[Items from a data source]
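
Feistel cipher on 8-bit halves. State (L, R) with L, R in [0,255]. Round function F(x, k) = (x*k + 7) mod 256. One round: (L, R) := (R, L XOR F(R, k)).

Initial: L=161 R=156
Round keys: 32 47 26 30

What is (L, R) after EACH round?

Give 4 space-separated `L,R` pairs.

Round 1 (k=32): L=156 R=38
Round 2 (k=47): L=38 R=157
Round 3 (k=26): L=157 R=223
Round 4 (k=30): L=223 R=180

Answer: 156,38 38,157 157,223 223,180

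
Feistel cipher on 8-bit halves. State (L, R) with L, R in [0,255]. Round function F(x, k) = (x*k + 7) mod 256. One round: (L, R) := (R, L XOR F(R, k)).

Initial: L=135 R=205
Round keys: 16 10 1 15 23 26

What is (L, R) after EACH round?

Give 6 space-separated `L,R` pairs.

Answer: 205,80 80,234 234,161 161,156 156,170 170,215

Derivation:
Round 1 (k=16): L=205 R=80
Round 2 (k=10): L=80 R=234
Round 3 (k=1): L=234 R=161
Round 4 (k=15): L=161 R=156
Round 5 (k=23): L=156 R=170
Round 6 (k=26): L=170 R=215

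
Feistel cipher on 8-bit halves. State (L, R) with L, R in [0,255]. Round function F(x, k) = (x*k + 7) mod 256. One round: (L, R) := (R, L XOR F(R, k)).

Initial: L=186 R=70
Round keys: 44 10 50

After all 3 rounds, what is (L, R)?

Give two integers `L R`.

Round 1 (k=44): L=70 R=181
Round 2 (k=10): L=181 R=95
Round 3 (k=50): L=95 R=32

Answer: 95 32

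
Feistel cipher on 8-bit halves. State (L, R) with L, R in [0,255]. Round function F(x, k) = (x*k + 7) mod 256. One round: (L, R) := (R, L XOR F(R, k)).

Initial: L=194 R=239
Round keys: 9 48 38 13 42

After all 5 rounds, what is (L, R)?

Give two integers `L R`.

Answer: 14 8

Derivation:
Round 1 (k=9): L=239 R=172
Round 2 (k=48): L=172 R=168
Round 3 (k=38): L=168 R=91
Round 4 (k=13): L=91 R=14
Round 5 (k=42): L=14 R=8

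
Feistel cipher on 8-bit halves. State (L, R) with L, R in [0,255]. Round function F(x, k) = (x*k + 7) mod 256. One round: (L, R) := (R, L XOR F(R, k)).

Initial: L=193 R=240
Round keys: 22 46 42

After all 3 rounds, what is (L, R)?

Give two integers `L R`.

Round 1 (k=22): L=240 R=102
Round 2 (k=46): L=102 R=171
Round 3 (k=42): L=171 R=115

Answer: 171 115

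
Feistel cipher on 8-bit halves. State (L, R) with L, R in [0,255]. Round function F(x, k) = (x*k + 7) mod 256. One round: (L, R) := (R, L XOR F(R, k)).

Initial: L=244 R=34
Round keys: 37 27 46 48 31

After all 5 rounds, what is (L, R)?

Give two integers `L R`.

Answer: 75 246

Derivation:
Round 1 (k=37): L=34 R=5
Round 2 (k=27): L=5 R=172
Round 3 (k=46): L=172 R=234
Round 4 (k=48): L=234 R=75
Round 5 (k=31): L=75 R=246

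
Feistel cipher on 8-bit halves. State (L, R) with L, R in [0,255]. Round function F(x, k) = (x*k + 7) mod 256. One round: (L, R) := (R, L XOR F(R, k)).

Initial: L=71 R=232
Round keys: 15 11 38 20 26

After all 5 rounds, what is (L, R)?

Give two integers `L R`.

Round 1 (k=15): L=232 R=216
Round 2 (k=11): L=216 R=167
Round 3 (k=38): L=167 R=9
Round 4 (k=20): L=9 R=28
Round 5 (k=26): L=28 R=214

Answer: 28 214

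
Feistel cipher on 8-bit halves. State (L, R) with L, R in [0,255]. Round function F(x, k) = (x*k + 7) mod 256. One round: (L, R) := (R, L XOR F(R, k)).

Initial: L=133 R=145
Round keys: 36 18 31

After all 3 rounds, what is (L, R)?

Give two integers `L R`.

Round 1 (k=36): L=145 R=238
Round 2 (k=18): L=238 R=82
Round 3 (k=31): L=82 R=27

Answer: 82 27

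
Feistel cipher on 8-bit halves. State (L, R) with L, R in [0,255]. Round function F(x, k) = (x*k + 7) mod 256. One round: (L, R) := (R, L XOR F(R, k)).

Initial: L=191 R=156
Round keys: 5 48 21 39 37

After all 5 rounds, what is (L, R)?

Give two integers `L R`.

Answer: 94 207

Derivation:
Round 1 (k=5): L=156 R=172
Round 2 (k=48): L=172 R=219
Round 3 (k=21): L=219 R=82
Round 4 (k=39): L=82 R=94
Round 5 (k=37): L=94 R=207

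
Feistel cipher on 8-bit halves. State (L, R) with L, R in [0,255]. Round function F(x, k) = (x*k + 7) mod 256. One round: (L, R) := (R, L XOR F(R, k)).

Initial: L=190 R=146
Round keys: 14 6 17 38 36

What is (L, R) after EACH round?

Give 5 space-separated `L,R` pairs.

Answer: 146,189 189,231 231,227 227,94 94,220

Derivation:
Round 1 (k=14): L=146 R=189
Round 2 (k=6): L=189 R=231
Round 3 (k=17): L=231 R=227
Round 4 (k=38): L=227 R=94
Round 5 (k=36): L=94 R=220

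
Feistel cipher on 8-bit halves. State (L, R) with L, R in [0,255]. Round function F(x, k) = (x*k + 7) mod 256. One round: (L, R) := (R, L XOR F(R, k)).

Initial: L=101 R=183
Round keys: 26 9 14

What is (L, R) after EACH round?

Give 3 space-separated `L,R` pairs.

Round 1 (k=26): L=183 R=248
Round 2 (k=9): L=248 R=8
Round 3 (k=14): L=8 R=143

Answer: 183,248 248,8 8,143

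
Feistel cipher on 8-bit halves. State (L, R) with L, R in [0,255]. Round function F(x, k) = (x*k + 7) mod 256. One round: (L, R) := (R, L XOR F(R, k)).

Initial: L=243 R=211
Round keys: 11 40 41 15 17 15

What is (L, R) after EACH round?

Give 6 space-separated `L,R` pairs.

Answer: 211,235 235,108 108,184 184,163 163,98 98,102

Derivation:
Round 1 (k=11): L=211 R=235
Round 2 (k=40): L=235 R=108
Round 3 (k=41): L=108 R=184
Round 4 (k=15): L=184 R=163
Round 5 (k=17): L=163 R=98
Round 6 (k=15): L=98 R=102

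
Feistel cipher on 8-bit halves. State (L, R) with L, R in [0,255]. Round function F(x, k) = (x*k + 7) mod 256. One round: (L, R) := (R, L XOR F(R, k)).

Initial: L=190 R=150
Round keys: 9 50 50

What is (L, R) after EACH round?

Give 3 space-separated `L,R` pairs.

Round 1 (k=9): L=150 R=243
Round 2 (k=50): L=243 R=235
Round 3 (k=50): L=235 R=30

Answer: 150,243 243,235 235,30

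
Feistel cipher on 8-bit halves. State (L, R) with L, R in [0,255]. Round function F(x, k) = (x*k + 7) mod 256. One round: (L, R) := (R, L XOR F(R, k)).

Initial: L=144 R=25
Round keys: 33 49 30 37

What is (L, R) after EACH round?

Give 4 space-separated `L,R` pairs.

Answer: 25,208 208,206 206,251 251,128

Derivation:
Round 1 (k=33): L=25 R=208
Round 2 (k=49): L=208 R=206
Round 3 (k=30): L=206 R=251
Round 4 (k=37): L=251 R=128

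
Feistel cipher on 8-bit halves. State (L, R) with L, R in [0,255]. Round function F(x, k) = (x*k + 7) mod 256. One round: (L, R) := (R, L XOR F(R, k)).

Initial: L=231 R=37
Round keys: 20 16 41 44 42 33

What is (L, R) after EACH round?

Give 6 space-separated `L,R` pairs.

Answer: 37,12 12,226 226,53 53,193 193,132 132,202

Derivation:
Round 1 (k=20): L=37 R=12
Round 2 (k=16): L=12 R=226
Round 3 (k=41): L=226 R=53
Round 4 (k=44): L=53 R=193
Round 5 (k=42): L=193 R=132
Round 6 (k=33): L=132 R=202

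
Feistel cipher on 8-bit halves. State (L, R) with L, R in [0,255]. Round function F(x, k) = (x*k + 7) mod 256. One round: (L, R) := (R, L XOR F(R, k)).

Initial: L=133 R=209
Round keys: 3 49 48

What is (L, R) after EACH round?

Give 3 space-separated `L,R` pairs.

Answer: 209,255 255,7 7,168

Derivation:
Round 1 (k=3): L=209 R=255
Round 2 (k=49): L=255 R=7
Round 3 (k=48): L=7 R=168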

- Task requirements
The answer must hold exactly the lines of the entries above, from the first line through the line that contains "Round keys: 9 48 38 13 42", and no others.

- Answer
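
Feistel cipher on 8-bit halves. State (L, R) with L, R in [0,255]. Round function F(x, k) = (x*k + 7) mod 256. One round: (L, R) := (R, L XOR F(R, k)).

Initial: L=161 R=156
Round keys: 32 47 26 30

What is (L, R) after EACH round?

Give 4 space-separated `L,R` pairs.

Round 1 (k=32): L=156 R=38
Round 2 (k=47): L=38 R=157
Round 3 (k=26): L=157 R=223
Round 4 (k=30): L=223 R=180

Answer: 156,38 38,157 157,223 223,180

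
Feistel cipher on 8-bit halves. State (L, R) with L, R in [0,255]. Round function F(x, k) = (x*k + 7) mod 256. One round: (L, R) := (R, L XOR F(R, k)).

Initial: L=135 R=205
Round keys: 16 10 1 15 23 26

What is (L, R) after EACH round?

Give 6 space-separated `L,R` pairs.

Answer: 205,80 80,234 234,161 161,156 156,170 170,215

Derivation:
Round 1 (k=16): L=205 R=80
Round 2 (k=10): L=80 R=234
Round 3 (k=1): L=234 R=161
Round 4 (k=15): L=161 R=156
Round 5 (k=23): L=156 R=170
Round 6 (k=26): L=170 R=215

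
Feistel cipher on 8-bit halves. State (L, R) with L, R in [0,255]. Round function F(x, k) = (x*k + 7) mod 256. One round: (L, R) := (R, L XOR F(R, k)).

Initial: L=186 R=70
Round keys: 44 10 50

After all 3 rounds, what is (L, R)?

Give two integers `L R`.

Round 1 (k=44): L=70 R=181
Round 2 (k=10): L=181 R=95
Round 3 (k=50): L=95 R=32

Answer: 95 32

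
Feistel cipher on 8-bit halves. State (L, R) with L, R in [0,255]. Round function F(x, k) = (x*k + 7) mod 256. One round: (L, R) := (R, L XOR F(R, k)).

Initial: L=194 R=239
Round keys: 9 48 38 13 42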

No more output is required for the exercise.